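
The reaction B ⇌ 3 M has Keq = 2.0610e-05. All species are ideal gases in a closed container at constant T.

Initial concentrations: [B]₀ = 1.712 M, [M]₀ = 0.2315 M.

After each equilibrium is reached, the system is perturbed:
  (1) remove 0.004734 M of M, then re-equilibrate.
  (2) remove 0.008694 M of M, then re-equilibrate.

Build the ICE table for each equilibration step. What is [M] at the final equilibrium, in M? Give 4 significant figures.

Q₀ = 0.007247 vs Keq = 2.0610e-05 ⇒ Q>K, reverse
Step 1:
                   B          M
  I            1.712     0.2315
  C          0.06609    -0.1983
  E            1.778    0.03322
  solve Keq expr → x = -0.06609; check Q = 2.0610e-05
Then remove 0.004734 M of M.
Step 2:
                   B          M
  I            1.778    0.02848
  C        -0.001575   0.004724
  E            1.777    0.03321
  solve Keq expr → x = 0.001575; check Q = 2.0610e-05
Then remove 0.008694 M of M.
Step 3:
                   B          M
  I            1.777    0.02451
  C        -0.002892   0.008676
  E            1.774    0.03319
  solve Keq expr → x = 0.002892; check Q = 2.0610e-05

[M]_eq = 0.03319 M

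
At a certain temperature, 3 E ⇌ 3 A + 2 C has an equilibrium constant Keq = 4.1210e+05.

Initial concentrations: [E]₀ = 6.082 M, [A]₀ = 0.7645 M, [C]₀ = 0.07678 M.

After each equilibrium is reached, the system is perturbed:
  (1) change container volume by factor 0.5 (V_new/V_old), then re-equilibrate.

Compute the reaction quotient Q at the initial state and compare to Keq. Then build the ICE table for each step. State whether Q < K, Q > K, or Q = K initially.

Q₀ = 1.1708e-05; Q < K (proceeds forward)

Q₀ = 1.1708e-05 vs Keq = 4.1210e+05 ⇒ Q<K, forward
Step 1:
                  E         A         C
  I           6.082    0.7645   0.07678
  C          -5.858     5.858     3.906
  E          0.2236     6.623     3.982
  solve Keq expr → x = 1.953; check Q = 4.1210e+05
Then change container volume by factor 0.5 (V_new/V_old).
Step 2:
                  E         A         C
  I          0.4472     13.25     7.965
  C          0.2404   -0.2404   -0.1603
  E          0.6876     13.01     7.804
  solve Keq expr → x = -0.08014; check Q = 4.1210e+05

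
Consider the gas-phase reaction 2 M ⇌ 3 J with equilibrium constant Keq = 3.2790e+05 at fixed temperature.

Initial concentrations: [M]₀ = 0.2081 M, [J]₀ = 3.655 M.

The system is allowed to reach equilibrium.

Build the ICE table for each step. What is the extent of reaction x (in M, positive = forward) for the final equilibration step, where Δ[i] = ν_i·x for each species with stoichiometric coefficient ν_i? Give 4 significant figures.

Q₀ = 1128 vs Keq = 3.2790e+05 ⇒ Q<K, forward
Step 1:
                  M         J
  I          0.2081     3.655
  C         -0.1944    0.2916
  E         0.01369     3.947
  solve Keq expr → x = 0.0972; check Q = 3.2790e+05

x = 0.0972 M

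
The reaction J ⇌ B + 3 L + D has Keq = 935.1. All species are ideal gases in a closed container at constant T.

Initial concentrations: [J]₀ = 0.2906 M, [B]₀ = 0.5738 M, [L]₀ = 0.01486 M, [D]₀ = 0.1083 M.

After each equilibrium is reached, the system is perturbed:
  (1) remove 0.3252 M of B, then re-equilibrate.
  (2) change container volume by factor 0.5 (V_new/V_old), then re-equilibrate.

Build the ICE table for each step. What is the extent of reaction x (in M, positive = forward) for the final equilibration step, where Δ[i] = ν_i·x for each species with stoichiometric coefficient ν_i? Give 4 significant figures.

Q₀ = 7.0170e-07 vs Keq = 935.1 ⇒ Q<K, forward
Step 1:
                  J         B         L         D
  Initial    0.2906    0.5738   0.01486    0.1083
  Change    -0.2903    0.2903     0.871    0.2903
  Equil   2.5613e-04    0.8641    0.8859    0.3986
  solve Keq expr → x = 0.2903; check Q = 935.1
Then remove 0.3252 M of B.
Step 2:
                  J         B         L         D
  Initial 2.5613e-04    0.5389    0.8859    0.3986
  Change  -9.6164e-05 9.6164e-05 2.8849e-04 9.6164e-05
  Equil   1.5996e-04     0.539    0.8862    0.3987
  solve Keq expr → x = 9.6164e-05; check Q = 935.1
Then change container volume by factor 0.5 (V_new/V_old).
Step 3:
                  J         B         L         D
  Initial 3.1993e-04     1.078     1.772    0.7975
  Change   0.004629 -0.004629  -0.01389 -0.004629
  Equil    0.004949     1.073     1.758    0.7929
  solve Keq expr → x = -0.004629; check Q = 935.1

x = -0.004629 M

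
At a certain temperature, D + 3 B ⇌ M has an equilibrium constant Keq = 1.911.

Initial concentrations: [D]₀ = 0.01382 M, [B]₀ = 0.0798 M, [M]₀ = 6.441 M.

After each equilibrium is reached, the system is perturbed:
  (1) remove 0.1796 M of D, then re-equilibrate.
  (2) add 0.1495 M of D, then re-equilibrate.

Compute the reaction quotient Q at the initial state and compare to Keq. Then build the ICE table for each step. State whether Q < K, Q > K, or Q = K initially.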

******

--- DESCRIPTION OF THE TASK ---
Copy, exactly and only, the lines above that begin with the one containing "The system is allowed to reach equilibrium." and finish with the one containing "(2) change container".

--- TASK OUTPUT ---
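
The system is allowed to reach equilibrium.

Build the ICE table for each step. What is the extent of reaction x (in M, positive = forward) for the final equilibration step, where Δ[i] = ν_i·x for each species with stoichiometric coefficient ν_i? Give 4 significant figures.

Q₀ = 1128 vs Keq = 3.2790e+05 ⇒ Q<K, forward
Step 1:
                  M         J
  I          0.2081     3.655
  C         -0.1944    0.2916
  E         0.01369     3.947
  solve Keq expr → x = 0.0972; check Q = 3.2790e+05

x = 0.0972 M

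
The reaction J ⇌ B + 3 L + D has Keq = 935.1. All species are ideal gases in a closed container at constant T.

Initial concentrations: [J]₀ = 0.2906 M, [B]₀ = 0.5738 M, [L]₀ = 0.01486 M, [D]₀ = 0.1083 M.

After each equilibrium is reached, the system is perturbed:
  (1) remove 0.3252 M of B, then re-equilibrate.
  (2) change container volume by factor 0.5 (V_new/V_old), then re-equilibrate.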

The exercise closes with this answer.